- ACTION ITEM: Exactly and only the lines from the one containing "In [32, 5, 44, 17, 26, 29], what" through the close of the entries below are to be set down.

☆ ☆ ☆ ☆ ☆

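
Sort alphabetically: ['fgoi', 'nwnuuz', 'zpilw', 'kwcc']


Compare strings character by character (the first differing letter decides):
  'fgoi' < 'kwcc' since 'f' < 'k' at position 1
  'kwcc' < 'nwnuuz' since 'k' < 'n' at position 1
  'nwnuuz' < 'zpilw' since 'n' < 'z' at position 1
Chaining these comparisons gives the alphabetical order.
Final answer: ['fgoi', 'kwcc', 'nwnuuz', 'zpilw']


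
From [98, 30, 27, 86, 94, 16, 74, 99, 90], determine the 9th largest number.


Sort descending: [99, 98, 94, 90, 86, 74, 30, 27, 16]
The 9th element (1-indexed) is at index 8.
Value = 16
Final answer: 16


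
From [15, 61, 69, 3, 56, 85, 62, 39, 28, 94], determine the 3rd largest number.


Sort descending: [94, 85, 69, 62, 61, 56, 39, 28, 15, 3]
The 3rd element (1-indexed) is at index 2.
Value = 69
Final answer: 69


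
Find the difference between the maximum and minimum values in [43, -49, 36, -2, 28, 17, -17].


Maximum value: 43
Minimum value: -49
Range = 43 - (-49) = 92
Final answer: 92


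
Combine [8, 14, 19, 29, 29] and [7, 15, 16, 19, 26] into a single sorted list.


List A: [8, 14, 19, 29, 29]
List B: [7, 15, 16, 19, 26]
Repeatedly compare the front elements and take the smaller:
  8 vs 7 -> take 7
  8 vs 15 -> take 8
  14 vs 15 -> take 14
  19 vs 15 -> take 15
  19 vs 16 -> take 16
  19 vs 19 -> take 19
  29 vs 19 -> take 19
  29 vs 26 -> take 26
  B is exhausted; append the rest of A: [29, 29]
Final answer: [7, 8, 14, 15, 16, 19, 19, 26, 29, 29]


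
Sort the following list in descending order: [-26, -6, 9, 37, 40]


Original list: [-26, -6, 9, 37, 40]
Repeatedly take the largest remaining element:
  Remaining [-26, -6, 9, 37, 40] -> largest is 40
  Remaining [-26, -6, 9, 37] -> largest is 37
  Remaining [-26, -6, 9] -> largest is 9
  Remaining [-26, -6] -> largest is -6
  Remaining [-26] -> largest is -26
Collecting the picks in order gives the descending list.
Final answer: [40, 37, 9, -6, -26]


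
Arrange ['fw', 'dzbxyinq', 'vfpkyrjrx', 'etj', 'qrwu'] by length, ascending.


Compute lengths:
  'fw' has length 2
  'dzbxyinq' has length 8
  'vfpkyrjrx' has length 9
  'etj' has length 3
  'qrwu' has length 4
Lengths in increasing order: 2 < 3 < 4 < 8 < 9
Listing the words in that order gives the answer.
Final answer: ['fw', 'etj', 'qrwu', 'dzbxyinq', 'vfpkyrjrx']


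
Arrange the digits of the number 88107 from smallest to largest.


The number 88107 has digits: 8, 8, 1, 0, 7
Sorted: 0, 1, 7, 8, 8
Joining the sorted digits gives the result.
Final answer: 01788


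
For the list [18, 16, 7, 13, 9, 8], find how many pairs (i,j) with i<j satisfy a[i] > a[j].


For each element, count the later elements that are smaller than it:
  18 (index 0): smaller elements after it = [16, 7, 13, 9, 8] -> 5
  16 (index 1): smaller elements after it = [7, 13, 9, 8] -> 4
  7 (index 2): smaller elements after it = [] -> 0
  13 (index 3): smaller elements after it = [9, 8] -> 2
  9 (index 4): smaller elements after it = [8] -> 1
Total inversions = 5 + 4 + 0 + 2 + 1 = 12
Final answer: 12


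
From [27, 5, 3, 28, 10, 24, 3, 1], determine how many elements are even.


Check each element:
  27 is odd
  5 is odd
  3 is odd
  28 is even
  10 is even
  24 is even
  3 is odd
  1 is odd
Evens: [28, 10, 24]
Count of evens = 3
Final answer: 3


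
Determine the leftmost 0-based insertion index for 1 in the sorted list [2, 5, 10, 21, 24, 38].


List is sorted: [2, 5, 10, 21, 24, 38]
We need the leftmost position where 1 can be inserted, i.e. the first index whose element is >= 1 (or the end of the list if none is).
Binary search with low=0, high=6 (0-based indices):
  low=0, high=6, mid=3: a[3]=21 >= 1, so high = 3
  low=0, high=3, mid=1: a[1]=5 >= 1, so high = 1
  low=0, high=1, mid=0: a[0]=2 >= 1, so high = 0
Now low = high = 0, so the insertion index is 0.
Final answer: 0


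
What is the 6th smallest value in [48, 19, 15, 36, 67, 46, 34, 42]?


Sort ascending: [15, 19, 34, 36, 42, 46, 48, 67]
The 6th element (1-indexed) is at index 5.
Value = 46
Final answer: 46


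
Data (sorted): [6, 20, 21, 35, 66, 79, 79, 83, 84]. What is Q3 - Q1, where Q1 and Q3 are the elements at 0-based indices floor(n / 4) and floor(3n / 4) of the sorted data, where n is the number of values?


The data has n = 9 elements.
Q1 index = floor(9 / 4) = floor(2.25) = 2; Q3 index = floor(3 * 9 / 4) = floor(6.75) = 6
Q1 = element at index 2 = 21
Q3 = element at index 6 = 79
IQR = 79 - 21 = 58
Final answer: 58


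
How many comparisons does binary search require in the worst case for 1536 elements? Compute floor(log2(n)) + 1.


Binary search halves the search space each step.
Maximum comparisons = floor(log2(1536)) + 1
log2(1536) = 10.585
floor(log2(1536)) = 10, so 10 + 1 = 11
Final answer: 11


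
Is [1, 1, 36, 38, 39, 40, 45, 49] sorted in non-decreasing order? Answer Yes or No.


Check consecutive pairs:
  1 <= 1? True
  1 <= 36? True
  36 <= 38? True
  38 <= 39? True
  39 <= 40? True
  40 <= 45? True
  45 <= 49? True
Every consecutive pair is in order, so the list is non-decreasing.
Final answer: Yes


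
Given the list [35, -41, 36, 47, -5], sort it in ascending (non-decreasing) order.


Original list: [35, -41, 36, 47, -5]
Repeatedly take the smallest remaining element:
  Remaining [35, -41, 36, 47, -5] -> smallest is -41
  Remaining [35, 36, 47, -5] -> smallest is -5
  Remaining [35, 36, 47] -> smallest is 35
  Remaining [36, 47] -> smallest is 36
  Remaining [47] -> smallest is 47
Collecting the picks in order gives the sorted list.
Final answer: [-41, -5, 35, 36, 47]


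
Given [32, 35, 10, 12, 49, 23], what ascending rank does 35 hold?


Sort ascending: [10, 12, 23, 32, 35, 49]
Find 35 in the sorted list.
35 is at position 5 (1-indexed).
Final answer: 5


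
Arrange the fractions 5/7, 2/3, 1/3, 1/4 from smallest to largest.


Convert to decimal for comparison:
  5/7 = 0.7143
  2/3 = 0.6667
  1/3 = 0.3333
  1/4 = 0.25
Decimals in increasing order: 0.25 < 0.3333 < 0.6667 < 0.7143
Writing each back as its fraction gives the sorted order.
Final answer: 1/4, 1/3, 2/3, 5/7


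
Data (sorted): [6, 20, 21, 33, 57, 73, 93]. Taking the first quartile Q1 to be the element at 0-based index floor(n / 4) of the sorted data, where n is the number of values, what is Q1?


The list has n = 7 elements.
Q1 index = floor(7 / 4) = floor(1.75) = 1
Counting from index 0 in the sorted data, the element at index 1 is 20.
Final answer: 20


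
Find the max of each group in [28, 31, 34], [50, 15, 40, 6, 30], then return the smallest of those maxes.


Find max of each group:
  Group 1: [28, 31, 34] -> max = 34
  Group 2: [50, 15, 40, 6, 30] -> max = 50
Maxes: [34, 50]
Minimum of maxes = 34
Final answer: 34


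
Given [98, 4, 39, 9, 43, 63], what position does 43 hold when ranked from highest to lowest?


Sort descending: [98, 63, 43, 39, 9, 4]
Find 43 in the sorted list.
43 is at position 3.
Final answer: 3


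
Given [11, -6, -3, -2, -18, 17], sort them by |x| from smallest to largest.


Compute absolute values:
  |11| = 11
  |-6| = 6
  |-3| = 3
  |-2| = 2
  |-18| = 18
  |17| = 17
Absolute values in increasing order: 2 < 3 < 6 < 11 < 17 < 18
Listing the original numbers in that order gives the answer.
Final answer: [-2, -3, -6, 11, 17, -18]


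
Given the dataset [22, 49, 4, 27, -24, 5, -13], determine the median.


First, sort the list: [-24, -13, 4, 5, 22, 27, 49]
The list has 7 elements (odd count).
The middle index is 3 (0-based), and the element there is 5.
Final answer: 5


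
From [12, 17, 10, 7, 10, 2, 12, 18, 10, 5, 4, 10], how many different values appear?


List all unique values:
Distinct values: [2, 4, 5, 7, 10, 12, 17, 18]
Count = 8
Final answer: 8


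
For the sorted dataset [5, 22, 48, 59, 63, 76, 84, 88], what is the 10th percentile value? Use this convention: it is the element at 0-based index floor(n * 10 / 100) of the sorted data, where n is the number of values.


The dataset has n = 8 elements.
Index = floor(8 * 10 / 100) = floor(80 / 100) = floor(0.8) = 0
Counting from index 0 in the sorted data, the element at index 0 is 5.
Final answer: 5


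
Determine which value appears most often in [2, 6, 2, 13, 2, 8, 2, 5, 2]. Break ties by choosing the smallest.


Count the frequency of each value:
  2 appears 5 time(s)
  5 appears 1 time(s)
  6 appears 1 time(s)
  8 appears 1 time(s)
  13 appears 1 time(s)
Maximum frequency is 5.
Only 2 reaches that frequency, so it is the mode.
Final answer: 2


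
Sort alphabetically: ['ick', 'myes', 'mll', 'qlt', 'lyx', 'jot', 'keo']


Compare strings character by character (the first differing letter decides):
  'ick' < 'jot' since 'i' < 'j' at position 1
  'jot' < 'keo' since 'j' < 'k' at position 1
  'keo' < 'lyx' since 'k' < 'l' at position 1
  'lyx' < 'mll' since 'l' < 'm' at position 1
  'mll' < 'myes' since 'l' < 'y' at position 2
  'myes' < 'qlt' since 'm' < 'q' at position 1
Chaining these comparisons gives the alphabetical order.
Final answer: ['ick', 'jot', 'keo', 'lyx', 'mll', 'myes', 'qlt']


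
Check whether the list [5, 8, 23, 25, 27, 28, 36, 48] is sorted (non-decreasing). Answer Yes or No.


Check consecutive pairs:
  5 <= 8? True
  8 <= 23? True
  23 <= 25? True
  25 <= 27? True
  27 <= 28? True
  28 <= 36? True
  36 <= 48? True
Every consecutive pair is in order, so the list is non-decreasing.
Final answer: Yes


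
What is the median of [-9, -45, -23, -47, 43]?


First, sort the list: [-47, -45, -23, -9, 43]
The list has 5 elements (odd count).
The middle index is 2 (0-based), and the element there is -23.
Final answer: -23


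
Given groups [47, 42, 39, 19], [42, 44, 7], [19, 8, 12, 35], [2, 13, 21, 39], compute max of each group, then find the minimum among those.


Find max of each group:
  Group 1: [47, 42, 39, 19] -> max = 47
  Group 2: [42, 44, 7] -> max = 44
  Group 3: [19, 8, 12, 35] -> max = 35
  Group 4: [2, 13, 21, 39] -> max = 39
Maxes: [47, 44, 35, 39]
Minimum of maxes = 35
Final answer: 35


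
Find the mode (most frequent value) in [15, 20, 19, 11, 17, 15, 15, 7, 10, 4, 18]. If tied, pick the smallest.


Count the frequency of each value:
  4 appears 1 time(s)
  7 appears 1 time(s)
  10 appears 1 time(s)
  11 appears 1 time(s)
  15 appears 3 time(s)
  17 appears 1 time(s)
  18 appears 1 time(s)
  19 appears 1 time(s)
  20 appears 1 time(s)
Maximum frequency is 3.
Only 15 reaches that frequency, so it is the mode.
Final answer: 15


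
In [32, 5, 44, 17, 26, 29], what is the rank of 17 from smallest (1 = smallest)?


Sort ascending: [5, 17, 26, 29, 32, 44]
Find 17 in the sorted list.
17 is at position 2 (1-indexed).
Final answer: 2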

☆ ☆ ☆ ☆ ☆

- RESPONSE TO THE TASK:
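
In [32, 5, 44, 17, 26, 29], what is the rank of 17 from smallest (1 = smallest)?


Sort ascending: [5, 17, 26, 29, 32, 44]
Find 17 in the sorted list.
17 is at position 2 (1-indexed).
Final answer: 2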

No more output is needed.